— Task —
All entries that follow are to be written out verbatim.

(Stored items)
★ ★ ★ ★ ★

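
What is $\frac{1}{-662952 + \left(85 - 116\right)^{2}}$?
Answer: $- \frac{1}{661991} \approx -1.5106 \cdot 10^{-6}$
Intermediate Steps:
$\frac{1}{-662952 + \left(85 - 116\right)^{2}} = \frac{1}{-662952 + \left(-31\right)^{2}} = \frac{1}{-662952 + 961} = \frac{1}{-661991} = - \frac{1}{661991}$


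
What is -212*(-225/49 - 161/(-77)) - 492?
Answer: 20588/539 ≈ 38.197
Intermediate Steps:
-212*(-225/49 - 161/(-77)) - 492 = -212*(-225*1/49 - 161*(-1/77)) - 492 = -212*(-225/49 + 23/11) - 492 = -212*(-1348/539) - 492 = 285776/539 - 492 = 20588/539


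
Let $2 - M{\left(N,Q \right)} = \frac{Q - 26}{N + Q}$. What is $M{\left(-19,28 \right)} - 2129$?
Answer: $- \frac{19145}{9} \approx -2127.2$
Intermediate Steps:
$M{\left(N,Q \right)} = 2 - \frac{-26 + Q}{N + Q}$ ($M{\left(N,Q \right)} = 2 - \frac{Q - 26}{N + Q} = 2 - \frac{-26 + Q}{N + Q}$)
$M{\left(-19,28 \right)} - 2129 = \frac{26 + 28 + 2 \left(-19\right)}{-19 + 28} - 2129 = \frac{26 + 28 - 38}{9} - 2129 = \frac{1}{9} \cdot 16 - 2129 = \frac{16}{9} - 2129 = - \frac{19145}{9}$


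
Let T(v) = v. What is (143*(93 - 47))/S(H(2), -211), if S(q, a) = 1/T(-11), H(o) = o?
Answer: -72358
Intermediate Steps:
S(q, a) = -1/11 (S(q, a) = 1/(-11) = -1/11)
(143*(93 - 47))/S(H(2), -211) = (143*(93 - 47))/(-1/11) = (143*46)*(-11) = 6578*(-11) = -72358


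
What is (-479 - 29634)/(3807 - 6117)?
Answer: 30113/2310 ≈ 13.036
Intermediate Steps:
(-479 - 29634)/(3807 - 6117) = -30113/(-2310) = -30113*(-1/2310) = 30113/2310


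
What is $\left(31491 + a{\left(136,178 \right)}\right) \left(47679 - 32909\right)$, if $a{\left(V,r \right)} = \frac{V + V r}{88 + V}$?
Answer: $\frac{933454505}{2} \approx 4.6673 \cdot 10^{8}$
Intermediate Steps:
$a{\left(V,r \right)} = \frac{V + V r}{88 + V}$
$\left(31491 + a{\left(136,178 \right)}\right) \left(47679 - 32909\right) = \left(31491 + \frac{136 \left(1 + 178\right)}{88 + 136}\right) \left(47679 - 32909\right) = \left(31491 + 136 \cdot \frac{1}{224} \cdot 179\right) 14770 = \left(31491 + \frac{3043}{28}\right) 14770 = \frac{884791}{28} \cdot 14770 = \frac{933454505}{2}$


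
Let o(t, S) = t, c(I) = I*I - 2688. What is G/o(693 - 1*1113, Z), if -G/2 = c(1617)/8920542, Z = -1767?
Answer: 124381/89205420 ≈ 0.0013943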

★ ★ ★ ★ ★

— Exercise response —
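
What is $\frac{1}{-662952 + \left(85 - 116\right)^{2}}$?
Answer: $- \frac{1}{661991} \approx -1.5106 \cdot 10^{-6}$
Intermediate Steps:
$\frac{1}{-662952 + \left(85 - 116\right)^{2}} = \frac{1}{-662952 + \left(-31\right)^{2}} = \frac{1}{-662952 + 961} = \frac{1}{-661991} = - \frac{1}{661991}$


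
What is -212*(-225/49 - 161/(-77)) - 492?
Answer: 20588/539 ≈ 38.197
Intermediate Steps:
-212*(-225/49 - 161/(-77)) - 492 = -212*(-225*1/49 - 161*(-1/77)) - 492 = -212*(-225/49 + 23/11) - 492 = -212*(-1348/539) - 492 = 285776/539 - 492 = 20588/539


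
Let $2 - M{\left(N,Q \right)} = \frac{Q - 26}{N + Q}$. What is $M{\left(-19,28 \right)} - 2129$?
Answer: $- \frac{19145}{9} \approx -2127.2$
Intermediate Steps:
$M{\left(N,Q \right)} = 2 - \frac{-26 + Q}{N + Q}$ ($M{\left(N,Q \right)} = 2 - \frac{Q - 26}{N + Q} = 2 - \frac{-26 + Q}{N + Q}$)
$M{\left(-19,28 \right)} - 2129 = \frac{26 + 28 + 2 \left(-19\right)}{-19 + 28} - 2129 = \frac{26 + 28 - 38}{9} - 2129 = \frac{1}{9} \cdot 16 - 2129 = \frac{16}{9} - 2129 = - \frac{19145}{9}$


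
Let T(v) = v. What is (143*(93 - 47))/S(H(2), -211), if S(q, a) = 1/T(-11), H(o) = o?
Answer: -72358
Intermediate Steps:
S(q, a) = -1/11 (S(q, a) = 1/(-11) = -1/11)
(143*(93 - 47))/S(H(2), -211) = (143*(93 - 47))/(-1/11) = (143*46)*(-11) = 6578*(-11) = -72358


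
What is (-479 - 29634)/(3807 - 6117)?
Answer: 30113/2310 ≈ 13.036
Intermediate Steps:
(-479 - 29634)/(3807 - 6117) = -30113/(-2310) = -30113*(-1/2310) = 30113/2310


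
What is $\left(31491 + a{\left(136,178 \right)}\right) \left(47679 - 32909\right)$, if $a{\left(V,r \right)} = \frac{V + V r}{88 + V}$?
Answer: $\frac{933454505}{2} \approx 4.6673 \cdot 10^{8}$
Intermediate Steps:
$a{\left(V,r \right)} = \frac{V + V r}{88 + V}$
$\left(31491 + a{\left(136,178 \right)}\right) \left(47679 - 32909\right) = \left(31491 + \frac{136 \left(1 + 178\right)}{88 + 136}\right) \left(47679 - 32909\right) = \left(31491 + 136 \cdot \frac{1}{224} \cdot 179\right) 14770 = \left(31491 + \frac{3043}{28}\right) 14770 = \frac{884791}{28} \cdot 14770 = \frac{933454505}{2}$


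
Let o(t, S) = t, c(I) = I*I - 2688. What is G/o(693 - 1*1113, Z), if -G/2 = c(1617)/8920542, Z = -1767?
Answer: 124381/89205420 ≈ 0.0013943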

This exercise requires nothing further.